= How to complete this task =
Only an exact copy of every record counts as an answer.

[Dataset entries]
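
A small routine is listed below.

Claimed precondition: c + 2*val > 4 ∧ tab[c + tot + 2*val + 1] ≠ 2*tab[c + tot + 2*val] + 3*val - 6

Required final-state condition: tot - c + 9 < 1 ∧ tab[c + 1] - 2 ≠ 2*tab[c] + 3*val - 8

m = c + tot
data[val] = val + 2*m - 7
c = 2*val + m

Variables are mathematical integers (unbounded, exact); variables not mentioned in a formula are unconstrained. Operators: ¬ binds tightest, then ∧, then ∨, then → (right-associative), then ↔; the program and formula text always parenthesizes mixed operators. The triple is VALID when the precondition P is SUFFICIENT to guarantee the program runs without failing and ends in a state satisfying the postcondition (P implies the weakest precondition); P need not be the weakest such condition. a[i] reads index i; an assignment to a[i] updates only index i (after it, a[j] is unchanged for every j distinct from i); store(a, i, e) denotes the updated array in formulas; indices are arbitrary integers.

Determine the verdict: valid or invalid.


Working backward. After the program, the postcondition tot - c + 9 < 1 ∧ tab[c + 1] - 2 ≠ 2*tab[c] + 3*val - 8 must hold; in canonical form it is tot < c - 8 ∧ tab[c + 1] ≠ 2*tab[c] + 3*val - 6.
Before c := 2*val + m: tot < m + 2*val - 8 ∧ tab[m + 2*val + 1] ≠ 2*tab[m + 2*val] + 3*val - 6
Before data[val] := val + 2*m - 7: tot < m + 2*val - 8 ∧ tab[m + 2*val + 1] ≠ 2*tab[m + 2*val] + 3*val - 6
Before m := c + tot: c + 2*val > 8 ∧ tab[c + tot + 2*val + 1] ≠ 2*tab[c + tot + 2*val] + 3*val - 6
The weakest precondition is c + 2*val > 8 ∧ tab[c + tot + 2*val + 1] ≠ 2*tab[c + tot + 2*val] + 3*val - 6.
Check whether c + 2*val > 4 ∧ tab[c + tot + 2*val + 1] ≠ 2*tab[c + tot + 2*val] + 3*val - 6 implies it.
Countermodel: at the initial state c = 5, tab = {[5] = 0, [6] = 15215, elsewhere 0}, tot = 0, val = 0, the precondition holds but the weakest precondition fails.
Answer: invalid


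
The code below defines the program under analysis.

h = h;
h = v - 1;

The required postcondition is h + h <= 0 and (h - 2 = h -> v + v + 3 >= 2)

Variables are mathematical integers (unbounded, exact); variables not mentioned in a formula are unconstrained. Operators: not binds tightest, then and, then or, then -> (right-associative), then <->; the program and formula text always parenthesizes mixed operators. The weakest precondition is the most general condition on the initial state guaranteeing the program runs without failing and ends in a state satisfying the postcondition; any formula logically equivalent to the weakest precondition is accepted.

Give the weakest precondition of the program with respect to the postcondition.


Working backward. After the program, the postcondition h + h <= 0 and (h - 2 = h -> v + v + 3 >= 2) must hold; in canonical form it is 2*h <= 0.
Before h := v - 1: 2*v <= 2
Before h := h: 2*v <= 2
Answer: WP = 2*v <= 2


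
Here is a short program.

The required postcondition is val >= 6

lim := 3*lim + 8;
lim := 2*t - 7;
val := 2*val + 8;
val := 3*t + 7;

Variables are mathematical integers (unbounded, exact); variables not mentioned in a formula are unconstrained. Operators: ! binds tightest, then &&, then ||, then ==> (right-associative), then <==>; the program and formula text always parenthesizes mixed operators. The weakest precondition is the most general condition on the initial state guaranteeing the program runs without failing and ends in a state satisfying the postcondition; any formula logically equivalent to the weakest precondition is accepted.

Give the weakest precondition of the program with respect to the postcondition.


Working backward. After the program, val >= 6 must hold.
Before val := 3*t + 7: 3*t >= -1
Before val := 2*val + 8: 3*t >= -1
Before lim := 2*t - 7: 3*t >= -1
Before lim := 3*lim + 8: 3*t >= -1
Answer: WP = 3*t >= -1


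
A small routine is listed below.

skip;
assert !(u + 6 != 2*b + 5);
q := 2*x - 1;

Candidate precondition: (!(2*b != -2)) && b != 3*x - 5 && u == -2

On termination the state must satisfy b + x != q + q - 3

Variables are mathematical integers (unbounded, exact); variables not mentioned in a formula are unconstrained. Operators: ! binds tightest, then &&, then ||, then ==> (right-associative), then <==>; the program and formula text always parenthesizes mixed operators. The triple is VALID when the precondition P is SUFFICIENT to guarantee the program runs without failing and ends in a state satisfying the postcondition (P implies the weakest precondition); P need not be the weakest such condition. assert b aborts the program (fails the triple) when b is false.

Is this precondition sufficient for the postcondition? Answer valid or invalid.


Working backward. After the program, the postcondition b + x != q + q - 3 must hold; in canonical form it is b + x != 2*q - 3.
Before q := 2*x - 1: b != 3*x - 5
Before assert !(u + 6 != 2*b + 5): (!(u != 2*b - 1)) && b != 3*x - 5
Before skip: (!(u != 2*b - 1)) && b != 3*x - 5
The weakest precondition is (!(u != 2*b - 1)) && b != 3*x - 5.
Check whether (!(2*b != -2)) && b != 3*x - 5 && u == -2 implies it.
Countermodel: at the initial state b = -1, u = -2, x = 0, the precondition holds but the weakest precondition fails.
Answer: invalid


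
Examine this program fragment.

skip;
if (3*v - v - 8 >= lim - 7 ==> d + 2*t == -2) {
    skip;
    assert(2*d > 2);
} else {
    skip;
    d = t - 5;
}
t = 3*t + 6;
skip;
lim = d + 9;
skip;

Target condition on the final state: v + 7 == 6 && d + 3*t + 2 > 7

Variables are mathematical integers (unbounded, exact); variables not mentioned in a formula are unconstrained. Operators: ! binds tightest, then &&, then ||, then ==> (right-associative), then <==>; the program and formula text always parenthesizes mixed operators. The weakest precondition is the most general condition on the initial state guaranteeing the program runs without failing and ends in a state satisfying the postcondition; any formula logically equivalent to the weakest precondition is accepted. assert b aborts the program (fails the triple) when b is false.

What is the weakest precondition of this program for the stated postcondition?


Working backward. After the program, the postcondition v + 7 == 6 && d + 3*t + 2 > 7 must hold; in canonical form it is v == -1 && d + 3*t > 5.
Before skip: v == -1 && d + 3*t > 5
Before lim := d + 9: v == -1 && d + 3*t > 5
Before skip: v == -1 && d + 3*t > 5
Before t := 3*t + 6: v == -1 && d + 9*t > -13
Then branch requires 2*d > 2 && v == -1 && d + 9*t > -13; else branch requires v == -1 && 10*t > -8.
Before the if: ((2*v >= lim + 1 ==> d + 2*t == -2) ==> (2*d > 2 && v == -1 && d + 9*t > -13)) && ((!(2*v >= lim + 1 ==> d + 2*t == -2)) ==> (v == -1 && 10*t > -8))
Before skip: ((2*v >= lim + 1 ==> d + 2*t == -2) ==> (2*d > 2 && v == -1 && d + 9*t > -13)) && ((!(2*v >= lim + 1 ==> d + 2*t == -2)) ==> (v == -1 && 10*t > -8))
Answer: WP = ((2*v >= lim + 1 ==> d + 2*t == -2) ==> (2*d > 2 && v == -1 && d + 9*t > -13)) && ((!(2*v >= lim + 1 ==> d + 2*t == -2)) ==> (v == -1 && 10*t > -8))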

= Task output =
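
A small routine is listed below.

Claimed precondition: c + 2*val > 4 ∧ tab[c + tot + 2*val + 1] ≠ 2*tab[c + tot + 2*val] + 3*val - 6

Required final-state condition: tot - c + 9 < 1 ∧ tab[c + 1] - 2 ≠ 2*tab[c] + 3*val - 8

m = c + tot
data[val] = val + 2*m - 7
c = 2*val + m

Variables are mathematical integers (unbounded, exact); variables not mentioned in a formula are unconstrained. Operators: ¬ binds tightest, then ∧, then ∨, then → (right-associative), then ↔; the program and formula text always parenthesizes mixed operators. The triple is VALID when the precondition P is SUFFICIENT to guarantee the program runs without failing and ends in a state satisfying the postcondition (P implies the weakest precondition); P need not be the weakest such condition. a[i] reads index i; an assignment to a[i] updates only index i (after it, a[j] is unchanged for every j distinct from i); store(a, i, e) denotes the updated array in formulas; indices are arbitrary integers.

Determine the verdict: valid or invalid.


Working backward. After the program, the postcondition tot - c + 9 < 1 ∧ tab[c + 1] - 2 ≠ 2*tab[c] + 3*val - 8 must hold; in canonical form it is tot < c - 8 ∧ tab[c + 1] ≠ 2*tab[c] + 3*val - 6.
Before c := 2*val + m: tot < m + 2*val - 8 ∧ tab[m + 2*val + 1] ≠ 2*tab[m + 2*val] + 3*val - 6
Before data[val] := val + 2*m - 7: tot < m + 2*val - 8 ∧ tab[m + 2*val + 1] ≠ 2*tab[m + 2*val] + 3*val - 6
Before m := c + tot: c + 2*val > 8 ∧ tab[c + tot + 2*val + 1] ≠ 2*tab[c + tot + 2*val] + 3*val - 6
The weakest precondition is c + 2*val > 8 ∧ tab[c + tot + 2*val + 1] ≠ 2*tab[c + tot + 2*val] + 3*val - 6.
Check whether c + 2*val > 4 ∧ tab[c + tot + 2*val + 1] ≠ 2*tab[c + tot + 2*val] + 3*val - 6 implies it.
Countermodel: at the initial state c = 5, tab = {[5] = 0, [6] = 15215, elsewhere 0}, tot = 0, val = 0, the precondition holds but the weakest precondition fails.
Answer: invalid


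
The code below defines the program under analysis.

h = h;
h = v - 1;

The required postcondition is h + h <= 0 and (h - 2 = h -> v + v + 3 >= 2)

Variables are mathematical integers (unbounded, exact); variables not mentioned in a formula are unconstrained. Operators: not binds tightest, then and, then or, then -> (right-associative), then <->; the program and formula text always parenthesizes mixed operators. The weakest precondition is the most general condition on the initial state guaranteeing the program runs without failing and ends in a state satisfying the postcondition; any formula logically equivalent to the weakest precondition is accepted.

Give the weakest precondition of the program with respect to the postcondition.


Working backward. After the program, the postcondition h + h <= 0 and (h - 2 = h -> v + v + 3 >= 2) must hold; in canonical form it is 2*h <= 0.
Before h := v - 1: 2*v <= 2
Before h := h: 2*v <= 2
Answer: WP = 2*v <= 2


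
Here is a short program.

The required postcondition is val >= 6

lim := 3*lim + 8;
lim := 2*t - 7;
val := 2*val + 8;
val := 3*t + 7;

Variables are mathematical integers (unbounded, exact); variables not mentioned in a formula are unconstrained. Operators: ! binds tightest, then &&, then ||, then ==> (right-associative), then <==>; the program and formula text always parenthesizes mixed operators. The weakest precondition is the most general condition on the initial state guaranteeing the program runs without failing and ends in a state satisfying the postcondition; any formula logically equivalent to the weakest precondition is accepted.

Give the weakest precondition of the program with respect to the postcondition.


Working backward. After the program, val >= 6 must hold.
Before val := 3*t + 7: 3*t >= -1
Before val := 2*val + 8: 3*t >= -1
Before lim := 2*t - 7: 3*t >= -1
Before lim := 3*lim + 8: 3*t >= -1
Answer: WP = 3*t >= -1


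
A small routine is listed below.

skip;
assert !(u + 6 != 2*b + 5);
q := 2*x - 1;

Candidate precondition: (!(2*b != -2)) && b != 3*x - 5 && u == -2

On termination the state must satisfy b + x != q + q - 3

Variables are mathematical integers (unbounded, exact); variables not mentioned in a formula are unconstrained. Operators: ! binds tightest, then &&, then ||, then ==> (right-associative), then <==>; the program and formula text always parenthesizes mixed operators. The triple is VALID when the precondition P is SUFFICIENT to guarantee the program runs without failing and ends in a state satisfying the postcondition (P implies the weakest precondition); P need not be the weakest such condition. assert b aborts the program (fails the triple) when b is false.

Is this precondition sufficient for the postcondition? Answer valid or invalid.


Working backward. After the program, the postcondition b + x != q + q - 3 must hold; in canonical form it is b + x != 2*q - 3.
Before q := 2*x - 1: b != 3*x - 5
Before assert !(u + 6 != 2*b + 5): (!(u != 2*b - 1)) && b != 3*x - 5
Before skip: (!(u != 2*b - 1)) && b != 3*x - 5
The weakest precondition is (!(u != 2*b - 1)) && b != 3*x - 5.
Check whether (!(2*b != -2)) && b != 3*x - 5 && u == -2 implies it.
Countermodel: at the initial state b = -1, u = -2, x = 0, the precondition holds but the weakest precondition fails.
Answer: invalid


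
Examine this program fragment.

skip;
if (3*v - v - 8 >= lim - 7 ==> d + 2*t == -2) {
    skip;
    assert(2*d > 2);
} else {
    skip;
    d = t - 5;
}
t = 3*t + 6;
skip;
lim = d + 9;
skip;

Target condition on the final state: v + 7 == 6 && d + 3*t + 2 > 7

Variables are mathematical integers (unbounded, exact); variables not mentioned in a formula are unconstrained. Operators: ! binds tightest, then &&, then ||, then ==> (right-associative), then <==>; the program and formula text always parenthesizes mixed operators. The weakest precondition is the most general condition on the initial state guaranteeing the program runs without failing and ends in a state satisfying the postcondition; any formula logically equivalent to the weakest precondition is accepted. assert b aborts the program (fails the triple) when b is false.

What is the weakest precondition of this program for the stated postcondition?


Working backward. After the program, the postcondition v + 7 == 6 && d + 3*t + 2 > 7 must hold; in canonical form it is v == -1 && d + 3*t > 5.
Before skip: v == -1 && d + 3*t > 5
Before lim := d + 9: v == -1 && d + 3*t > 5
Before skip: v == -1 && d + 3*t > 5
Before t := 3*t + 6: v == -1 && d + 9*t > -13
Then branch requires 2*d > 2 && v == -1 && d + 9*t > -13; else branch requires v == -1 && 10*t > -8.
Before the if: ((2*v >= lim + 1 ==> d + 2*t == -2) ==> (2*d > 2 && v == -1 && d + 9*t > -13)) && ((!(2*v >= lim + 1 ==> d + 2*t == -2)) ==> (v == -1 && 10*t > -8))
Before skip: ((2*v >= lim + 1 ==> d + 2*t == -2) ==> (2*d > 2 && v == -1 && d + 9*t > -13)) && ((!(2*v >= lim + 1 ==> d + 2*t == -2)) ==> (v == -1 && 10*t > -8))
Answer: WP = ((2*v >= lim + 1 ==> d + 2*t == -2) ==> (2*d > 2 && v == -1 && d + 9*t > -13)) && ((!(2*v >= lim + 1 ==> d + 2*t == -2)) ==> (v == -1 && 10*t > -8))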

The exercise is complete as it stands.